TASK OBJECTIVE:
Write out every record below exactly as it appears.

** EXERCISE MATERIAL follows **

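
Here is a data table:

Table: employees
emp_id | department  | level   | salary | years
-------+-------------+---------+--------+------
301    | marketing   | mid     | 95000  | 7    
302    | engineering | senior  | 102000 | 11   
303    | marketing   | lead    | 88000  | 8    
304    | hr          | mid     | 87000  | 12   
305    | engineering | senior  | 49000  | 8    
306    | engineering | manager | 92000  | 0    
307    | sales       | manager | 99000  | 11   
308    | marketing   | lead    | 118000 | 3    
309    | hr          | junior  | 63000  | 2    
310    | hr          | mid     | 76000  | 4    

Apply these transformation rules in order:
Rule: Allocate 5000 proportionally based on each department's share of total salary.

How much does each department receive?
engineering: 1398.16, hr: 1300.35, marketing: 1731.88, sales: 569.62

Step 1: Calculate total salary = 869000
Step 2: Calculate each department's proportion:
  engineering: 243000/869000 = 27.96% → 1398.16
  hr: 226000/869000 = 26.01% → 1300.35
  marketing: 301000/869000 = 34.64% → 1731.88
  sales: 99000/869000 = 11.39% → 569.62
Step 3: Verify: sum of allocations ≈ 5000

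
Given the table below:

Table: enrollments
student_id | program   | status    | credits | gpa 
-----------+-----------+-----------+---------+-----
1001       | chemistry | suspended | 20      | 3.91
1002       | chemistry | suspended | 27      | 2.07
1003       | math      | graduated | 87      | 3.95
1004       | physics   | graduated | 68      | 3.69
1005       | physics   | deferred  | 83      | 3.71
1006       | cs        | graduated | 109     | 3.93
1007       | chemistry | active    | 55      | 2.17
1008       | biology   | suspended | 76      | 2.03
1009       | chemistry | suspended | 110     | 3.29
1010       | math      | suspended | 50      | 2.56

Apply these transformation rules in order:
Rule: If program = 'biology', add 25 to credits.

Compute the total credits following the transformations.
710

Step 1: Count records where program = 'biology': 1
Step 2: Total bonus added: 1 × 25 = 25
Step 3: Original sum of credits: 685
Step 4: Final sum = 685 + 25 = 710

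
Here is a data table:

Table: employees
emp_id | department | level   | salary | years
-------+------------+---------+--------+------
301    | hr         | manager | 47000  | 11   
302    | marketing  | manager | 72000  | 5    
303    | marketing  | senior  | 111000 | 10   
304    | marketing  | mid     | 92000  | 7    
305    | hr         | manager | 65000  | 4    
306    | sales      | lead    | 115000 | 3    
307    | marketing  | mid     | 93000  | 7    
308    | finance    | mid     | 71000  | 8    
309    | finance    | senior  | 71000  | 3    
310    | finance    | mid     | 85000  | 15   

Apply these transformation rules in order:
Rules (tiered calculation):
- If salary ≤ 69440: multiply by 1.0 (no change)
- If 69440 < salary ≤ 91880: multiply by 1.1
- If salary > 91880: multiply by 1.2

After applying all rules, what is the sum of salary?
934100.0

Step 1: Tier 1 (salary ≤ 69440): 2 records, sum = 112000 × 1.0 = 112000.0
Step 2: Tier 2 (69440 < salary ≤ 91880): 4 records, sum = 299000 × 1.1 = 328900.0
Step 3: Tier 3 (salary > 91880): 4 records, sum = 411000 × 1.2 = 493200.0
Step 4: Final sum = 112000.0 + 328900.0 + 493200.0 = 934100.0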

** End of EXERCISE MATERIAL **

EXERCISE ANSWER:
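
Here is a data table:

Table: employees
emp_id | department  | level   | salary | years
-------+-------------+---------+--------+------
301    | marketing   | mid     | 95000  | 7    
302    | engineering | senior  | 102000 | 11   
303    | marketing   | lead    | 88000  | 8    
304    | hr          | mid     | 87000  | 12   
305    | engineering | senior  | 49000  | 8    
306    | engineering | manager | 92000  | 0    
307    | sales       | manager | 99000  | 11   
308    | marketing   | lead    | 118000 | 3    
309    | hr          | junior  | 63000  | 2    
310    | hr          | mid     | 76000  | 4    

Apply these transformation rules in order:
Rule: Allocate 5000 proportionally based on each department's share of total salary.

How much does each department receive?
engineering: 1398.16, hr: 1300.35, marketing: 1731.88, sales: 569.62

Step 1: Calculate total salary = 869000
Step 2: Calculate each department's proportion:
  engineering: 243000/869000 = 27.96% → 1398.16
  hr: 226000/869000 = 26.01% → 1300.35
  marketing: 301000/869000 = 34.64% → 1731.88
  sales: 99000/869000 = 11.39% → 569.62
Step 3: Verify: sum of allocations ≈ 5000

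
Given the table below:

Table: enrollments
student_id | program   | status    | credits | gpa 
-----------+-----------+-----------+---------+-----
1001       | chemistry | suspended | 20      | 3.91
1002       | chemistry | suspended | 27      | 2.07
1003       | math      | graduated | 87      | 3.95
1004       | physics   | graduated | 68      | 3.69
1005       | physics   | deferred  | 83      | 3.71
1006       | cs        | graduated | 109     | 3.93
1007       | chemistry | active    | 55      | 2.17
1008       | biology   | suspended | 76      | 2.03
1009       | chemistry | suspended | 110     | 3.29
1010       | math      | suspended | 50      | 2.56

Apply these transformation rules in order:
Rule: If program = 'biology', add 25 to credits.

Compute the total credits following the transformations.
710

Step 1: Count records where program = 'biology': 1
Step 2: Total bonus added: 1 × 25 = 25
Step 3: Original sum of credits: 685
Step 4: Final sum = 685 + 25 = 710

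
Here is a data table:

Table: employees
emp_id | department | level   | salary | years
-------+------------+---------+--------+------
301    | hr         | manager | 47000  | 11   
302    | marketing  | manager | 72000  | 5    
303    | marketing  | senior  | 111000 | 10   
304    | marketing  | mid     | 92000  | 7    
305    | hr         | manager | 65000  | 4    
306    | sales      | lead    | 115000 | 3    
307    | marketing  | mid     | 93000  | 7    
308    | finance    | mid     | 71000  | 8    
309    | finance    | senior  | 71000  | 3    
310    | finance    | mid     | 85000  | 15   

Apply these transformation rules in order:
Rules (tiered calculation):
- If salary ≤ 69440: multiply by 1.0 (no change)
- If 69440 < salary ≤ 91880: multiply by 1.1
- If salary > 91880: multiply by 1.2

After applying all rules, what is the sum of salary?
934100.0

Step 1: Tier 1 (salary ≤ 69440): 2 records, sum = 112000 × 1.0 = 112000.0
Step 2: Tier 2 (69440 < salary ≤ 91880): 4 records, sum = 299000 × 1.1 = 328900.0
Step 3: Tier 3 (salary > 91880): 4 records, sum = 411000 × 1.2 = 493200.0
Step 4: Final sum = 112000.0 + 328900.0 + 493200.0 = 934100.0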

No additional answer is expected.